## EXERCISE PROMPT:
Only the lines from the one containing "5) have a personnel" through the last line below should be written out, exactly and with both ends kept.

[Items listed in a dataset]
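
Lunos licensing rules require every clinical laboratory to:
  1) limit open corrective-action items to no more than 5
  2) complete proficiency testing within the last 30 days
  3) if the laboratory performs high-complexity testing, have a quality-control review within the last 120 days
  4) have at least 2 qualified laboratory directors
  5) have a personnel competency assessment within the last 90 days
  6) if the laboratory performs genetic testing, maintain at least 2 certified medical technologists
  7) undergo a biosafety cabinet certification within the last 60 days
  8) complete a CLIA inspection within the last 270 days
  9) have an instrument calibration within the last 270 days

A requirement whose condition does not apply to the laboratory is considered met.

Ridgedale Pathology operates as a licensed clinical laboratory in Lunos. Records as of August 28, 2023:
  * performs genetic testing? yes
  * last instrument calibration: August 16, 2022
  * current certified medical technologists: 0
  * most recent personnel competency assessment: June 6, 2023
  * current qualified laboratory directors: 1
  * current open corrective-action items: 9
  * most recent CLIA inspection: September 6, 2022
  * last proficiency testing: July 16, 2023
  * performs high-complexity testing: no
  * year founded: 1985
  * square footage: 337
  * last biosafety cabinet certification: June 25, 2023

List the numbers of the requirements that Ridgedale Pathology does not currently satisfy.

1. open corrective-action items 9 > 5 → not met
2. proficiency testing 43 days ago vs limit 30 → not met
3. condition 'performs high-complexity testing' does not hold → requirement n/a → met
4. qualified laboratory directors 1 < 2 → not met
5. personnel competency assessment 83 days ago vs limit 90 → met
6. condition 'performs genetic testing' holds; certified medical technologists 0 < 2 → not met
7. biosafety cabinet certification 64 days ago vs limit 60 → not met
8. CLIA inspection 356 days ago vs limit 270 → not met
9. instrument calibration 377 days ago vs limit 270 → not met
Not met: 1, 2, 4, 6, 7, 8, 9

1, 2, 4, 6, 7, 8, 9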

## ANSWER SPACE:
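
  5) have a personnel competency assessment within the last 90 days
  6) if the laboratory performs genetic testing, maintain at least 2 certified medical technologists
  7) undergo a biosafety cabinet certification within the last 60 days
  8) complete a CLIA inspection within the last 270 days
  9) have an instrument calibration within the last 270 days

A requirement whose condition does not apply to the laboratory is considered met.

Ridgedale Pathology operates as a licensed clinical laboratory in Lunos. Records as of August 28, 2023:
  * performs genetic testing? yes
  * last instrument calibration: August 16, 2022
  * current certified medical technologists: 0
  * most recent personnel competency assessment: June 6, 2023
  * current qualified laboratory directors: 1
  * current open corrective-action items: 9
  * most recent CLIA inspection: September 6, 2022
  * last proficiency testing: July 16, 2023
  * performs high-complexity testing: no
  * year founded: 1985
  * square footage: 337
  * last biosafety cabinet certification: June 25, 2023

List the numbers of the requirements that Ridgedale Pathology does not currently satisfy.

1. open corrective-action items 9 > 5 → not met
2. proficiency testing 43 days ago vs limit 30 → not met
3. condition 'performs high-complexity testing' does not hold → requirement n/a → met
4. qualified laboratory directors 1 < 2 → not met
5. personnel competency assessment 83 days ago vs limit 90 → met
6. condition 'performs genetic testing' holds; certified medical technologists 0 < 2 → not met
7. biosafety cabinet certification 64 days ago vs limit 60 → not met
8. CLIA inspection 356 days ago vs limit 270 → not met
9. instrument calibration 377 days ago vs limit 270 → not met
Not met: 1, 2, 4, 6, 7, 8, 9

1, 2, 4, 6, 7, 8, 9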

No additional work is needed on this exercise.